▶ **ABOUT THIS TASK**
Copy every line of the material below word for word.

▶ **MATERIAL FOR THE TASK**

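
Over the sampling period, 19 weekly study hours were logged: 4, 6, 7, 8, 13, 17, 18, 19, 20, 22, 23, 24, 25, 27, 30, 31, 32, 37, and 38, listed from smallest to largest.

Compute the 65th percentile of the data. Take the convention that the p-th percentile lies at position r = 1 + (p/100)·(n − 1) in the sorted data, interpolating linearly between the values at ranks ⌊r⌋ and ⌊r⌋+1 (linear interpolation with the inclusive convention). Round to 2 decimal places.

n = 19.
r = 1 + (65/100)·(19 − 1) = 1 + 11.7 = 12.7.
Rank 12 is 24 and rank 13 is 25.
Interpolate: 24 + 0.7·(25 − 24) = 24 + 0.7·1 = 24.7.

24.70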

▶ **WRITTEN REPLY**
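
Over the sampling period, 19 weekly study hours were logged: 4, 6, 7, 8, 13, 17, 18, 19, 20, 22, 23, 24, 25, 27, 30, 31, 32, 37, and 38, listed from smallest to largest.

Compute the 65th percentile of the data. Take the convention that the p-th percentile lies at position r = 1 + (p/100)·(n − 1) in the sorted data, interpolating linearly between the values at ranks ⌊r⌋ and ⌊r⌋+1 (linear interpolation with the inclusive convention). Round to 2 decimal places.

n = 19.
r = 1 + (65/100)·(19 − 1) = 1 + 11.7 = 12.7.
Rank 12 is 24 and rank 13 is 25.
Interpolate: 24 + 0.7·(25 − 24) = 24 + 0.7·1 = 24.7.

24.70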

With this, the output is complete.